-- Opening Marker --

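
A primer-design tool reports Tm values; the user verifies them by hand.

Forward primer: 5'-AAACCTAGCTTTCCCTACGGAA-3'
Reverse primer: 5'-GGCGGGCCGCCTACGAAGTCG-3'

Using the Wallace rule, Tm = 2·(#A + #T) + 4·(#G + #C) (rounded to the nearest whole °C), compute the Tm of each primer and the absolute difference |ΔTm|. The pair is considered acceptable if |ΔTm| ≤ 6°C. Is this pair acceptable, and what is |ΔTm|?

Forward: A=7 T=5 G=3 C=7 → Tm = 2·12 + 4·10 = 64°C.
Reverse: A=3 T=2 G=9 C=7 → Tm = 2·5 + 4·16 = 74°C.
|ΔTm| = |64 − 74| = 10°C, > 6°C.

|ΔTm| = 10°C; the pair is not acceptable.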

-- Closing Marker --

**WHAT IS NEEDED**
Which lines belong in the answer? Exactly those from the first line of the entries through the line holding "Reverse primer: 5'-GGCGGGCCGCCTACGAAGTCG-3'", inclusive, copied unchanged.

**RESULT OF THE EXERCISE**
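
A primer-design tool reports Tm values; the user verifies them by hand.

Forward primer: 5'-AAACCTAGCTTTCCCTACGGAA-3'
Reverse primer: 5'-GGCGGGCCGCCTACGAAGTCG-3'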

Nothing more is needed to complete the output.